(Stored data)
───
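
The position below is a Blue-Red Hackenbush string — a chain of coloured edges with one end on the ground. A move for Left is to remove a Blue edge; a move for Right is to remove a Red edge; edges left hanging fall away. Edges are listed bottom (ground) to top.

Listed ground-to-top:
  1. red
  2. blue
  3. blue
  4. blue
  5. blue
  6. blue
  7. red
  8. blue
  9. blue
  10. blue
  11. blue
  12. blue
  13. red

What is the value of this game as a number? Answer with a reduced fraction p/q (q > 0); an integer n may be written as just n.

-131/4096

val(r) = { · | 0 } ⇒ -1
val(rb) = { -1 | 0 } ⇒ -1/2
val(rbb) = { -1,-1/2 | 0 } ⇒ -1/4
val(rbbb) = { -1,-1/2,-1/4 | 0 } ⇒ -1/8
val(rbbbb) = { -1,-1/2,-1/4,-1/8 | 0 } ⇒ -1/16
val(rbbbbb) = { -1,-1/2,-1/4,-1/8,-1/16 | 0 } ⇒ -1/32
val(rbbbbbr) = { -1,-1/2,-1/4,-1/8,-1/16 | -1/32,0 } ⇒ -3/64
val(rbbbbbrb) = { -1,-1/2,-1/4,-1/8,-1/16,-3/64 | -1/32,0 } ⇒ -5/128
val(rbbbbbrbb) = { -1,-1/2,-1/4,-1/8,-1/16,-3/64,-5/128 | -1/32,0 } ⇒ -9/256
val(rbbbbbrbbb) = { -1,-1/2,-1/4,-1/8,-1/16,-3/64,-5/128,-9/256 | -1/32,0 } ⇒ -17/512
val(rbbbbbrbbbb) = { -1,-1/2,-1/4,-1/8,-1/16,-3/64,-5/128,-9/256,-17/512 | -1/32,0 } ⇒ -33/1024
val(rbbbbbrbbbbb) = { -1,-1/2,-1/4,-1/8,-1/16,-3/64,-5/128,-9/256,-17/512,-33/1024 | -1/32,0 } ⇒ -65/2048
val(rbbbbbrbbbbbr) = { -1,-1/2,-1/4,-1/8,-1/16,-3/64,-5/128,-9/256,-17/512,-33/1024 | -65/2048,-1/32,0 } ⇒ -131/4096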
───
#### WHAT TO DO:
Among the entries above, find every line holding "ground" and copy it.

#### SOLUTION FOR THIS TASK:
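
The position below is a Blue-Red Hackenbush string — a chain of coloured edges with one end on the ground. A move for Left is to remove a Blue edge; a move for Right is to remove a Red edge; edges left hanging fall away. Edges are listed bottom (ground) to top.
Listed ground-to-top: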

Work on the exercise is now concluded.